* PROBLEM TO SOLVE
Copy each line of the data that has "phonemes" in it.

Data entries
==*==
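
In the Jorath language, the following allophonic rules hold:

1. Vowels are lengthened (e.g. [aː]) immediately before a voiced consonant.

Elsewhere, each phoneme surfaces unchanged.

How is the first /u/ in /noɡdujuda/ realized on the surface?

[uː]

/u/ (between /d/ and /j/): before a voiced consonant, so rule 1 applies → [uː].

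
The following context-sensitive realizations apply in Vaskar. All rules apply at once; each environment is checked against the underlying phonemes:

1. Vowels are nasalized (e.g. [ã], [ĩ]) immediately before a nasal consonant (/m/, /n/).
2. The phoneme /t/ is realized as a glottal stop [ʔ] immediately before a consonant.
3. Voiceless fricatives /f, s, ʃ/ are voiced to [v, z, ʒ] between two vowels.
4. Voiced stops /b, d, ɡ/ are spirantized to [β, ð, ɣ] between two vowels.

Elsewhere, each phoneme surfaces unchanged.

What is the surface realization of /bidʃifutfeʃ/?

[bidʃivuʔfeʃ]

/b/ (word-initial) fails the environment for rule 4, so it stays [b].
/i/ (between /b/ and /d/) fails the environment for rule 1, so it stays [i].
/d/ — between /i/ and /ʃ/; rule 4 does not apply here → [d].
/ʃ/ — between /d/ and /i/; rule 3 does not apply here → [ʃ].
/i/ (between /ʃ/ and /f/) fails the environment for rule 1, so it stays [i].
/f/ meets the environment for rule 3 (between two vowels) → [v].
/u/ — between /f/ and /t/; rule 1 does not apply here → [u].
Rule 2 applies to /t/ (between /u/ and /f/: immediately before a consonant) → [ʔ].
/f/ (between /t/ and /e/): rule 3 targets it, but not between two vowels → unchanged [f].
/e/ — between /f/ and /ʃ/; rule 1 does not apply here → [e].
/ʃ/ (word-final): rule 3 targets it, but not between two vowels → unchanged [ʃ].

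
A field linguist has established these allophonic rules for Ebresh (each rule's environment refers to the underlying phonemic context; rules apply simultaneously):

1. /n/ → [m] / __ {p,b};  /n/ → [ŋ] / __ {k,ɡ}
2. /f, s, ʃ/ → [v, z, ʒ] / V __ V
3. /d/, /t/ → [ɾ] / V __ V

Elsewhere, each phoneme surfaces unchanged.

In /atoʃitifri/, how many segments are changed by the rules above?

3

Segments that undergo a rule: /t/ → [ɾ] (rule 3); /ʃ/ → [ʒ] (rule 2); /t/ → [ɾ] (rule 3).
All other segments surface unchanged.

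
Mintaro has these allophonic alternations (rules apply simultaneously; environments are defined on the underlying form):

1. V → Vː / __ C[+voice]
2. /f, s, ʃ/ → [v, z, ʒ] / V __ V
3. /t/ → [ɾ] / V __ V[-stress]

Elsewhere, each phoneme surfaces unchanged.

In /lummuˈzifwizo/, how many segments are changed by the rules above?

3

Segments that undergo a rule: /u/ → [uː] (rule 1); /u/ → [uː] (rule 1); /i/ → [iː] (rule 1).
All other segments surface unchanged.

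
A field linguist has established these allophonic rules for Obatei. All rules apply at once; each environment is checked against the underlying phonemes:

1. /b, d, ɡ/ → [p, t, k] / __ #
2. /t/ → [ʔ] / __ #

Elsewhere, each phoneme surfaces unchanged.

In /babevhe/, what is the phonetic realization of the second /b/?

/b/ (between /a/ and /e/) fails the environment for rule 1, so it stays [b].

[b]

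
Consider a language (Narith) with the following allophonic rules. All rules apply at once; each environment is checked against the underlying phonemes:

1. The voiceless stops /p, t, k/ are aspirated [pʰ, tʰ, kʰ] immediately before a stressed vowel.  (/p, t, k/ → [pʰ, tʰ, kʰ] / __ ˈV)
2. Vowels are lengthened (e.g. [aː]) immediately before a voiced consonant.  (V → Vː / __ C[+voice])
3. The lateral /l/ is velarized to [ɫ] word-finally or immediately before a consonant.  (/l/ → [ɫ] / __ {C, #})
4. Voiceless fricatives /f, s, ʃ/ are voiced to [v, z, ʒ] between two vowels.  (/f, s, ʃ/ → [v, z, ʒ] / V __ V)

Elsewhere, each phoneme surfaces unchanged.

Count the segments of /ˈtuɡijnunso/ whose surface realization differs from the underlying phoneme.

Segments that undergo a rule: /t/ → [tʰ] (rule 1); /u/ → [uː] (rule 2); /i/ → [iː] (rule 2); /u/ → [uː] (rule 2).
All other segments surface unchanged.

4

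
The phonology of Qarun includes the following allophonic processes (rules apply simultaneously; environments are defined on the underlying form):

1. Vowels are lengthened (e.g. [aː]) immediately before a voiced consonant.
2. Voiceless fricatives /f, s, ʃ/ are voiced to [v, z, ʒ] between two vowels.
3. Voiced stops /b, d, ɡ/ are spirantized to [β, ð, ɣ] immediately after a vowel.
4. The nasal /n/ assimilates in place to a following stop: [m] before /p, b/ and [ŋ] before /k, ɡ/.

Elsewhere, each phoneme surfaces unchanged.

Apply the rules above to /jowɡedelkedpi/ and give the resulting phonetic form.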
==*==
* OUTPUT OF THE TASK
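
The following context-sensitive realizations apply in Vaskar. All rules apply at once; each environment is checked against the underlying phonemes:
A field linguist has established these allophonic rules for Obatei. All rules apply at once; each environment is checked against the underlying phonemes:
Consider a language (Narith) with the following allophonic rules. All rules apply at once; each environment is checked against the underlying phonemes: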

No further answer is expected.